(Source data begins)
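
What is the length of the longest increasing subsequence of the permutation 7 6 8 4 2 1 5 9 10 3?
4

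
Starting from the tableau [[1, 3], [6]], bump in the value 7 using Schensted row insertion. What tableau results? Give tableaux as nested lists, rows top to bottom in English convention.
7 is larger than every entry of row 1, so it is appended to row 1. The new tableau is [[1, 3, 7], [6]].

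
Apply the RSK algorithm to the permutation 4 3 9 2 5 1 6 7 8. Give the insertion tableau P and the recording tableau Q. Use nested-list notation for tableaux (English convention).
P = [[1, 5, 6, 7, 8], [2, 9], [3], [4]], Q = [[1, 3, 7, 8, 9], [2, 5], [4], [6]]

Insert each entry of the permutation into P by Schensted row insertion, recording in Q the position of each new cell.

Insert 4: appended to row 1. P = [[4]].
Insert 3: 3 bumps 4 from row 1; 4 starts row 2. P = [[3], [4]].
Insert 9: appended to row 1. P = [[3, 9], [4]].
Insert 2: 2 bumps 3 from row 1; 3 bumps 4 from row 2; 4 starts row 3. P = [[2, 9], [3], [4]].
Insert 5: 5 bumps 9 from row 1; 9 appends to row 2. P = [[2, 5], [3, 9], [4]].
Insert 1: 1 bumps 2 from row 1; 2 bumps 3 from row 2; 3 bumps 4 from row 3; 4 starts row 4. P = [[1, 5], [2, 9], [3], [4]].
Insert 6: appended to row 1. P = [[1, 5, 6], [2, 9], [3], [4]].
Insert 7: appended to row 1. P = [[1, 5, 6, 7], [2, 9], [3], [4]].
Insert 8: appended to row 1. P = [[1, 5, 6, 7, 8], [2, 9], [3], [4]].

So P = [[1, 5, 6, 7, 8], [2, 9], [3], [4]], Q = [[1, 3, 7, 8, 9], [2, 5], [4], [6]].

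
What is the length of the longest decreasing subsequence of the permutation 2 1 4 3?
2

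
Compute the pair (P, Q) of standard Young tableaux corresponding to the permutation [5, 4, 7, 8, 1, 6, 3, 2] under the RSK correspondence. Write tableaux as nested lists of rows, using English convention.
Insert each entry of the permutation into P by Schensted row insertion, recording in Q the position of each new cell.

After inserting 5: P = [[5]].
After inserting 4: P = [[4], [5]].
After inserting 7: P = [[4, 7], [5]].
After inserting 8: P = [[4, 7, 8], [5]].
After inserting 1: P = [[1, 7, 8], [4], [5]].
After inserting 6: P = [[1, 6, 8], [4, 7], [5]].
After inserting 3: P = [[1, 3, 8], [4, 6], [5, 7]].
After inserting 2: P = [[1, 2, 8], [3, 6], [4, 7], [5]].

So P = [[1, 2, 8], [3, 6], [4, 7], [5]], Q = [[1, 3, 4], [2, 6], [5, 7], [8]].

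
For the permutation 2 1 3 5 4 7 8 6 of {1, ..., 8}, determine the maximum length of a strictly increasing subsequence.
5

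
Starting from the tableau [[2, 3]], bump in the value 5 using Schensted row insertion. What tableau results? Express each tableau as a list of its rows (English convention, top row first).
[[2, 3, 5]]

5 is larger than every entry of row 1, so it is appended to row 1. The new tableau is [[2, 3, 5]].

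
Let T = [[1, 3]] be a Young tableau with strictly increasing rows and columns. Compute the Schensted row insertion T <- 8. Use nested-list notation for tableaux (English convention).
8 is larger than every entry of row 1, so it is appended to row 1. The new tableau is [[1, 3, 8]].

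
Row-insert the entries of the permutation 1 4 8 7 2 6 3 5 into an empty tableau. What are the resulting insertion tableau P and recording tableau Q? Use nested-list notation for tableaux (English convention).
Insert each entry of the permutation into P by Schensted row insertion, recording in Q the position of each new cell.

After inserting 1: P = [[1]].
After inserting 4: P = [[1, 4]].
After inserting 8: P = [[1, 4, 8]].
After inserting 7: P = [[1, 4, 7], [8]].
After inserting 2: P = [[1, 2, 7], [4], [8]].
After inserting 6: P = [[1, 2, 6], [4, 7], [8]].
After inserting 3: P = [[1, 2, 3], [4, 6], [7], [8]].
After inserting 5: P = [[1, 2, 3, 5], [4, 6], [7], [8]].

So P = [[1, 2, 3, 5], [4, 6], [7], [8]], Q = [[1, 2, 3, 8], [4, 6], [5], [7]].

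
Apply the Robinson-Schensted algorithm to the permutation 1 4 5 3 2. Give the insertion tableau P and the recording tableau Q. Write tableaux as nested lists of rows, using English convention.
Insert each entry of the permutation into P by Schensted row insertion, recording in Q the position of each new cell.

Insert 1: appended to row 1. P = [[1]].
Insert 4: appended to row 1. P = [[1, 4]].
Insert 5: appended to row 1. P = [[1, 4, 5]].
Insert 3: 3 bumps 4 from row 1; 4 starts row 2. P = [[1, 3, 5], [4]].
Insert 2: 2 bumps 3 from row 1; 3 bumps 4 from row 2; 4 starts row 3. P = [[1, 2, 5], [3], [4]].

So P = [[1, 2, 5], [3], [4]], Q = [[1, 2, 3], [4], [5]].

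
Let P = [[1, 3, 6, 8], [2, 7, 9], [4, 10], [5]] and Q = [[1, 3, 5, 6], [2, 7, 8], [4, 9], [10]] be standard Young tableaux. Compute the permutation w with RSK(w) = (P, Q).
Reverse the RSK construction: for i from n down to 1, find the cell of Q containing i, remove the entry at that cell from P, and reverse-bump it up through P; the value ejected from row 1 is w(i).

Step i=10: Q has 10 at row 4, column 1; remove 5 from row 4 of P and reverse-bump: 5 enters row 3 and ejects 4; 4 enters row 2 and ejects 2; 2 enters row 1 and ejects 1. So w(10) = 1. P is now [[2, 3, 6, 8], [4, 7, 9], [5, 10]].
Step i=9: Q has 9 at row 3, column 2; remove 10 from row 3 of P and reverse-bump: 10 enters row 2 and ejects 9; 9 enters row 1 and ejects 8. So w(9) = 8. P is now [[2, 3, 6, 9], [4, 7, 10], [5]].
Step i=8: Q has 8 at row 2, column 3; remove 10 from row 2 of P and reverse-bump: 10 enters row 1 and ejects 9. So w(8) = 9. P is now [[2, 3, 6, 10], [4, 7], [5]].
Step i=7: Q has 7 at row 2, column 2; remove 7 from row 2 of P and reverse-bump: 7 enters row 1 and ejects 6. So w(7) = 6. P is now [[2, 3, 7, 10], [4], [5]].
Step i=6: Q has 6 at row 1, column 4; remove that cell from P, ejecting 10. So w(6) = 10. P is now [[2, 3, 7], [4], [5]].
Step i=5: Q has 5 at row 1, column 3; remove that cell from P, ejecting 7. So w(5) = 7. P is now [[2, 3], [4], [5]].
Step i=4: Q has 4 at row 3, column 1; remove 5 from row 3 of P and reverse-bump: 5 enters row 2 and ejects 4; 4 enters row 1 and ejects 3. So w(4) = 3. P is now [[2, 4], [5]].
Step i=3: Q has 3 at row 1, column 2; remove that cell from P, ejecting 4. So w(3) = 4. P is now [[2], [5]].
Step i=2: Q has 2 at row 2, column 1; remove 5 from row 2 of P and reverse-bump: 5 enters row 1 and ejects 2. So w(2) = 2. P is now [[5]].
Step i=1: Q has 1 at row 1, column 1; remove that cell from P, ejecting 5. So w(1) = 5. P is now [].

So w = 5 2 4 3 7 10 6 9 8 1.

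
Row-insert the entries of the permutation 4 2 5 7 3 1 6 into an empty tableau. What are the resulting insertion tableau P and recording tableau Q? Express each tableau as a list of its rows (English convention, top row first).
Insert each entry of the permutation into P by Schensted row insertion, recording in Q the position of each new cell.

After inserting 4: P = [[4]].
After inserting 2: P = [[2], [4]].
After inserting 5: P = [[2, 5], [4]].
After inserting 7: P = [[2, 5, 7], [4]].
After inserting 3: P = [[2, 3, 7], [4, 5]].
After inserting 1: P = [[1, 3, 7], [2, 5], [4]].
After inserting 6: P = [[1, 3, 6], [2, 5, 7], [4]].

So P = [[1, 3, 6], [2, 5, 7], [4]], Q = [[1, 3, 4], [2, 5, 7], [6]].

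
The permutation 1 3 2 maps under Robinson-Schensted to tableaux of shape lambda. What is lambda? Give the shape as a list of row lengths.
[2, 1]

Row-insert each entry into an empty tableau.

After inserting 1: P = [[1]].
After inserting 3: P = [[1, 3]].
After inserting 2: P = [[1, 2], [3]].

The final insertion tableau P = [[1, 2], [3]] has shape [2, 1].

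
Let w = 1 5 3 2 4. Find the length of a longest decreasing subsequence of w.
3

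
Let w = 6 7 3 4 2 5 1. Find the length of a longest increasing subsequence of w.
3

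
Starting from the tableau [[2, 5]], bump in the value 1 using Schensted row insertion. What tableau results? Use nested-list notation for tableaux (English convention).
In row 1, 1 replaces 2 (the leftmost entry greater than 1); 2 is bumped to row 2. 2 starts a new row 2. The new tableau is [[1, 5], [2]].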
(Source data ends)
The answer should consist only of the lines from the one containing "Let w = 1 5" through the last line of the data, given again exactly.

Worked solution:
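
Let w = 1 5 3 2 4. Find the length of a longest decreasing subsequence of w.
3

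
Let w = 6 7 3 4 2 5 1. Find the length of a longest increasing subsequence of w.
3

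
Starting from the tableau [[2, 5]], bump in the value 1 using Schensted row insertion. What tableau results? Use nested-list notation for tableaux (English convention).
In row 1, 1 replaces 2 (the leftmost entry greater than 1); 2 is bumped to row 2. 2 starts a new row 2. The new tableau is [[1, 5], [2]].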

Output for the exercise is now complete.